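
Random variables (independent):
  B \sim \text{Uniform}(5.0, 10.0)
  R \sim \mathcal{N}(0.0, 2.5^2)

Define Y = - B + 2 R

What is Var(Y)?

For independent RVs: Var(aX + bY) = a²Var(X) + b²Var(Y)
Var(B) = 2.0833333
Var(R) = 6.25
Var(Y) = (-1)²*2.0833333 + 2²*6.25
= 1*2.0833333 + 4*6.25 = 27.083333

27.083333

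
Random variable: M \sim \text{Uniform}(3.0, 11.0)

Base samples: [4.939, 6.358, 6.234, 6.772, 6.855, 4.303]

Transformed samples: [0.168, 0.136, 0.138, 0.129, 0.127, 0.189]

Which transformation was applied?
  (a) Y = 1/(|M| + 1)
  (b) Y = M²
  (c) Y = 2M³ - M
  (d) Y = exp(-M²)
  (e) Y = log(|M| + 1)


Checking option (a) Y = 1/(|M| + 1):
  M = 4.939 -> Y = 0.168 ✓
  M = 6.358 -> Y = 0.136 ✓
  M = 6.234 -> Y = 0.138 ✓
All samples match this transformation.

(a) 1/(|M| + 1)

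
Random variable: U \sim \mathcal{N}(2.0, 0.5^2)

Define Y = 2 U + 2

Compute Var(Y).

For Y = aU + b: Var(Y) = a² * Var(U)
Var(U) = 0.5^2 = 0.25
Var(Y) = 2² * 0.25 = 4 * 0.25 = 1

1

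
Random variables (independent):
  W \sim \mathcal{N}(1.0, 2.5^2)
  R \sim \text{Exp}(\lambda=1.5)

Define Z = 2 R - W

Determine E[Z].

E[Z] = -1*E[W] + 2*E[R]
E[W] = 1
E[R] = 0.66666667
E[Z] = -1*1 + 2*0.66666667 = 0.33333333

0.33333333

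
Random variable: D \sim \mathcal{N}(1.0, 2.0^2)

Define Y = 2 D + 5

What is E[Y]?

For Y = 2D + 5:
E[Y] = 2 * E[D] + 5
E[D] = 1.0 = 1
E[Y] = 2 * 1 + 5 = 7

7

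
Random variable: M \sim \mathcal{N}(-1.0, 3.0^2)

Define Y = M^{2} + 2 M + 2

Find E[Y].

E[Y] = 1*E[M²] + 2*E[M] + 2
E[M] = -1
E[M²] = Var(M) + (E[M])² = 9 + 1 = 10
E[Y] = 1*10 + 2*(-1) + 2 = 10

10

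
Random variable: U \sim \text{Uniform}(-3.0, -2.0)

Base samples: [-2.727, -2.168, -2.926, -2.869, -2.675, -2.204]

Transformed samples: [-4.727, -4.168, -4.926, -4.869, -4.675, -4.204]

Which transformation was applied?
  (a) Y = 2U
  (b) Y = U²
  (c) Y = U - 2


Checking option (c) Y = U - 2:
  U = -2.727 -> Y = -4.727 ✓
  U = -2.168 -> Y = -4.168 ✓
  U = -2.926 -> Y = -4.926 ✓
All samples match this transformation.

(c) U - 2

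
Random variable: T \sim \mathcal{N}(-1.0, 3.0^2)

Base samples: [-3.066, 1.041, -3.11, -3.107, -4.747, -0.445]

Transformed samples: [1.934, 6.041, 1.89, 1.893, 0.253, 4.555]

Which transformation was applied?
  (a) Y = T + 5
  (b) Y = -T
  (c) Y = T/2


Checking option (a) Y = T + 5:
  T = -3.066 -> Y = 1.934 ✓
  T = 1.041 -> Y = 6.041 ✓
  T = -3.11 -> Y = 1.89 ✓
All samples match this transformation.

(a) T + 5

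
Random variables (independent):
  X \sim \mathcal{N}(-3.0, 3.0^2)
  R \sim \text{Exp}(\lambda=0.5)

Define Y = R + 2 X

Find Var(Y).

For independent RVs: Var(aX + bY) = a²Var(X) + b²Var(Y)
Var(X) = 9
Var(R) = 4
Var(Y) = 2²*9 + 1²*4
= 4*9 + 1*4 = 40

40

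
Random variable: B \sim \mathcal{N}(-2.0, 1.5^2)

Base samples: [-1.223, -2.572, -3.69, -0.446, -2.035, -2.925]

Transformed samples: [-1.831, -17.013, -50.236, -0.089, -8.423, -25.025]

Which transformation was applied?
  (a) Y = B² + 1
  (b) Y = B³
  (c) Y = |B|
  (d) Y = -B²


Checking option (b) Y = B³:
  B = -1.223 -> Y = -1.831 ✓
  B = -2.572 -> Y = -17.013 ✓
  B = -3.69 -> Y = -50.236 ✓
All samples match this transformation.

(b) B³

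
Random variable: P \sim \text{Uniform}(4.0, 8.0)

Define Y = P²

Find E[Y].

E[P²] = Var(P) + (E[P])² = 1.3333333 + 36 = 37.333333

37.333333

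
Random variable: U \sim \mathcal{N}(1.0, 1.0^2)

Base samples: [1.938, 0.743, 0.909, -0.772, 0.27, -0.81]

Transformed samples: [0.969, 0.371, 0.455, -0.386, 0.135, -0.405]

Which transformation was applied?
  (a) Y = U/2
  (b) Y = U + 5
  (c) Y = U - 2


Checking option (a) Y = U/2:
  U = 1.938 -> Y = 0.969 ✓
  U = 0.743 -> Y = 0.371 ✓
  U = 0.909 -> Y = 0.455 ✓
All samples match this transformation.

(a) U/2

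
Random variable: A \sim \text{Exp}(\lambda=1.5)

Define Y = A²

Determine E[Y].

E[A²] = Var(A) + (E[A])² = 0.44444444 + 0.44444444 = 0.88888889

0.88888889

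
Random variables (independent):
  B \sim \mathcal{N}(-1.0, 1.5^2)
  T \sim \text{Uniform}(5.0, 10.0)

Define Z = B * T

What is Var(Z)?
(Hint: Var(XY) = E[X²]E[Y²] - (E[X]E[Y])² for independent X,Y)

Var(XY) = E[X²]E[Y²] - (E[X]E[Y])²
E[B] = -1, Var(B) = 2.25
E[T] = 7.5, Var(T) = 2.0833333
E[B²] = 2.25 + (-1)² = 3.25
E[T²] = 2.0833333 + 7.5² = 58.333333
Var(Z) = 3.25*58.333333 - (-1*7.5)²
= 189.58333 - 56.25 = 133.33333

133.33333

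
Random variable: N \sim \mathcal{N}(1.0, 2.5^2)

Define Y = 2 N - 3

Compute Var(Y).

For Y = aN + b: Var(Y) = a² * Var(N)
Var(N) = 2.5^2 = 6.25
Var(Y) = 2² * 6.25 = 4 * 6.25 = 25

25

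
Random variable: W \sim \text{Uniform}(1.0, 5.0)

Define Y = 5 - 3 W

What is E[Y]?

For Y = -3W + 5:
E[Y] = -3 * E[W] + 5
E[W] = (1 + 5)/2 = 3
E[Y] = -3 * 3 + 5 = -4

-4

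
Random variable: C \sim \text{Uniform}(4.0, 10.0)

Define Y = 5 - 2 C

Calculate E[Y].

For Y = -2C + 5:
E[Y] = -2 * E[C] + 5
E[C] = (4 + 10)/2 = 7
E[Y] = -2 * 7 + 5 = -9

-9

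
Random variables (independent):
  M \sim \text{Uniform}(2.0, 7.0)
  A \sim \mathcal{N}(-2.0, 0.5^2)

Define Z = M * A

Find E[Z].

For independent RVs: E[XY] = E[X]*E[Y]
E[M] = 4.5
E[A] = -2
E[Z] = 4.5 * (-2) = -9

-9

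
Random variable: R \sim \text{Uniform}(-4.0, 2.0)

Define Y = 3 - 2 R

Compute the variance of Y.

For Y = aR + b: Var(Y) = a² * Var(R)
Var(R) = (2 + 4)^2/12 = 3
Var(Y) = (-2)² * 3 = 4 * 3 = 12

12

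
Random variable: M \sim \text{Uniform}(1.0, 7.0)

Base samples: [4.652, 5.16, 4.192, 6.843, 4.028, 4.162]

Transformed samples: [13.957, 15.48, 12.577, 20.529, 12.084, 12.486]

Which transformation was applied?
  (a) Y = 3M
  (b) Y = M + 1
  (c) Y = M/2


Checking option (a) Y = 3M:
  M = 4.652 -> Y = 13.957 ✓
  M = 5.16 -> Y = 15.48 ✓
  M = 4.192 -> Y = 12.577 ✓
All samples match this transformation.

(a) 3M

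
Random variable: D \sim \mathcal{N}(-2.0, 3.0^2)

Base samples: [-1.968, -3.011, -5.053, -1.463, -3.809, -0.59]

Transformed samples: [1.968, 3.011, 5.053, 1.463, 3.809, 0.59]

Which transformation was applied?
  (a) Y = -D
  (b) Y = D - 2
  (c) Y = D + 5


Checking option (a) Y = -D:
  D = -1.968 -> Y = 1.968 ✓
  D = -3.011 -> Y = 3.011 ✓
  D = -5.053 -> Y = 5.053 ✓
All samples match this transformation.

(a) -D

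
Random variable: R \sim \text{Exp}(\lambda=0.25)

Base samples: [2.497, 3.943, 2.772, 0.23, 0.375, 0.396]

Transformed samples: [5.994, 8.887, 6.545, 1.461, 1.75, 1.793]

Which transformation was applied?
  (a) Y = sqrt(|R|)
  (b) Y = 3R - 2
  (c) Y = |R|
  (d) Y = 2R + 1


Checking option (d) Y = 2R + 1:
  R = 2.497 -> Y = 5.994 ✓
  R = 3.943 -> Y = 8.887 ✓
  R = 2.772 -> Y = 6.545 ✓
All samples match this transformation.

(d) 2R + 1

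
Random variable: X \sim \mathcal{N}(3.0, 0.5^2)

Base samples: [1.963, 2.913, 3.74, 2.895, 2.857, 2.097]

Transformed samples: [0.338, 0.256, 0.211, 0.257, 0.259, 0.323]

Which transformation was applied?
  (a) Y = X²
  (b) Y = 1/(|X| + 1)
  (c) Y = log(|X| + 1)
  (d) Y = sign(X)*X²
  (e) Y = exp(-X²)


Checking option (b) Y = 1/(|X| + 1):
  X = 1.963 -> Y = 0.338 ✓
  X = 2.913 -> Y = 0.256 ✓
  X = 3.74 -> Y = 0.211 ✓
All samples match this transformation.

(b) 1/(|X| + 1)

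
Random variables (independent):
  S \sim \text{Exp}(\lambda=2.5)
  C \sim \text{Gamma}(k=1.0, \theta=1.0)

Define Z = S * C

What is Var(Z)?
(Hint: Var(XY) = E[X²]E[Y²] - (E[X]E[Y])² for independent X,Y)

Var(XY) = E[X²]E[Y²] - (E[X]E[Y])²
E[S] = 0.4, Var(S) = 0.16
E[C] = 1, Var(C) = 1
E[S²] = 0.16 + 0.4² = 0.32
E[C²] = 1 + 1² = 2
Var(Z) = 0.32*2 - (0.4*1)²
= 0.64 - 0.16 = 0.48

0.48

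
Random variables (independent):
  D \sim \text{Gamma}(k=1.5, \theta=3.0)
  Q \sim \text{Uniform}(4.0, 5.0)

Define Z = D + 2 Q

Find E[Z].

E[Z] = 1*E[D] + 2*E[Q]
E[D] = 4.5
E[Q] = 4.5
E[Z] = 1*4.5 + 2*4.5 = 13.5

13.5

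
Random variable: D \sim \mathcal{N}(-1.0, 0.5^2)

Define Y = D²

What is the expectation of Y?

Using E[X²] = Var(X) + (E[X])²:
E[D] = -1
Var(D) = 0.5^2 = 0.25
E[D²] = 0.25 + (-1)² = 0.25 + 1 = 1.25

1.25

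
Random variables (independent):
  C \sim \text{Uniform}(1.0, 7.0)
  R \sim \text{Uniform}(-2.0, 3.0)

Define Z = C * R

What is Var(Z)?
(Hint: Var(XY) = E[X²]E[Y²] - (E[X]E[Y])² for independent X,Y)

Var(XY) = E[X²]E[Y²] - (E[X]E[Y])²
E[C] = 4, Var(C) = 3
E[R] = 0.5, Var(R) = 2.0833333
E[C²] = 3 + 4² = 19
E[R²] = 2.0833333 + 0.5² = 2.3333333
Var(Z) = 19*2.3333333 - (4*0.5)²
= 44.333333 - 4 = 40.333333

40.333333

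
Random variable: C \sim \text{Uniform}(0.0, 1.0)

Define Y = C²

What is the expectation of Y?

Using E[X²] = Var(X) + (E[X])²:
E[C] = 0.5
Var(C) = (1 - 0)^2/12 = 0.083333333
E[C²] = 0.083333333 + 0.5² = 0.083333333 + 0.25 = 0.33333333

0.33333333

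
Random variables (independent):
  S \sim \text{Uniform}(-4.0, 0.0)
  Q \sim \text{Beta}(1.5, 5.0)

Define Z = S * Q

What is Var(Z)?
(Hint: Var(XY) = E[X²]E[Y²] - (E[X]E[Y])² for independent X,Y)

Var(XY) = E[X²]E[Y²] - (E[X]E[Y])²
E[S] = -2, Var(S) = 1.3333333
E[Q] = 0.23076923, Var(Q) = 0.023668639
E[S²] = 1.3333333 + (-2)² = 5.3333333
E[Q²] = 0.023668639 + 0.23076923² = 0.076923077
Var(Z) = 5.3333333*0.076923077 - (-2*0.23076923)²
= 0.41025641 - 0.21301775 = 0.19723866

0.19723866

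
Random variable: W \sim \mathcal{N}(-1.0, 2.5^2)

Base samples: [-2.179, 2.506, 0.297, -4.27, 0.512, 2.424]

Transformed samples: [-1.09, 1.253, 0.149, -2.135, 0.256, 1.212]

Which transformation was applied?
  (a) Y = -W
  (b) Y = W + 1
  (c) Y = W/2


Checking option (c) Y = W/2:
  W = -2.179 -> Y = -1.09 ✓
  W = 2.506 -> Y = 1.253 ✓
  W = 0.297 -> Y = 0.149 ✓
All samples match this transformation.

(c) W/2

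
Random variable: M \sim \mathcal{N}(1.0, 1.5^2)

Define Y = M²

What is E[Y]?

Using E[X²] = Var(X) + (E[X])²:
E[M] = 1
Var(M) = 1.5^2 = 2.25
E[M²] = 2.25 + 1² = 2.25 + 1 = 3.25

3.25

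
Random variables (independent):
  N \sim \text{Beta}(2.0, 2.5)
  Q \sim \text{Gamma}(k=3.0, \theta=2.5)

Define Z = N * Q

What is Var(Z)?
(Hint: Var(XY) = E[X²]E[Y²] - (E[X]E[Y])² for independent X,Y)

Var(XY) = E[X²]E[Y²] - (E[X]E[Y])²
E[N] = 0.44444444, Var(N) = 0.044893378
E[Q] = 7.5, Var(Q) = 18.75
E[N²] = 0.044893378 + 0.44444444² = 0.24242424
E[Q²] = 18.75 + 7.5² = 75
Var(Z) = 0.24242424*75 - (0.44444444*7.5)²
= 18.181818 - 11.111111 = 7.0707071

7.0707071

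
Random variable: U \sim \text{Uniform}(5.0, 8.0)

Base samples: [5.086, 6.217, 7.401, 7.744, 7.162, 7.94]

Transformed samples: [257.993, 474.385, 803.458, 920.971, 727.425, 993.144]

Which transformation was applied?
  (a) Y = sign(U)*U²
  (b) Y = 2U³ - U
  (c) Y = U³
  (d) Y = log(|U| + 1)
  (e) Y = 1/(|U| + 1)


Checking option (b) Y = 2U³ - U:
  U = 5.086 -> Y = 257.993 ✓
  U = 6.217 -> Y = 474.385 ✓
  U = 7.401 -> Y = 803.458 ✓
All samples match this transformation.

(b) 2U³ - U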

Exercise instructions: From the records above, repeat exactly the lines from the one with "Define Y = P²" through the one with "Define Y = 2 N - 3", both included.

Solution:
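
Define Y = P²

Find E[Y].

E[P²] = Var(P) + (E[P])² = 1.3333333 + 36 = 37.333333

37.333333

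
Random variable: U \sim \mathcal{N}(1.0, 1.0^2)

Base samples: [1.938, 0.743, 0.909, -0.772, 0.27, -0.81]

Transformed samples: [0.969, 0.371, 0.455, -0.386, 0.135, -0.405]

Which transformation was applied?
  (a) Y = U/2
  (b) Y = U + 5
  (c) Y = U - 2


Checking option (a) Y = U/2:
  U = 1.938 -> Y = 0.969 ✓
  U = 0.743 -> Y = 0.371 ✓
  U = 0.909 -> Y = 0.455 ✓
All samples match this transformation.

(a) U/2

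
Random variable: A \sim \text{Exp}(\lambda=1.5)

Define Y = A²

Determine E[Y].

E[A²] = Var(A) + (E[A])² = 0.44444444 + 0.44444444 = 0.88888889

0.88888889

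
Random variables (independent):
  B \sim \mathcal{N}(-1.0, 1.5^2)
  T \sim \text{Uniform}(5.0, 10.0)

Define Z = B * T

What is Var(Z)?
(Hint: Var(XY) = E[X²]E[Y²] - (E[X]E[Y])² for independent X,Y)

Var(XY) = E[X²]E[Y²] - (E[X]E[Y])²
E[B] = -1, Var(B) = 2.25
E[T] = 7.5, Var(T) = 2.0833333
E[B²] = 2.25 + (-1)² = 3.25
E[T²] = 2.0833333 + 7.5² = 58.333333
Var(Z) = 3.25*58.333333 - (-1*7.5)²
= 189.58333 - 56.25 = 133.33333

133.33333

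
Random variable: N \sim \mathcal{N}(1.0, 2.5^2)

Define Y = 2 N - 3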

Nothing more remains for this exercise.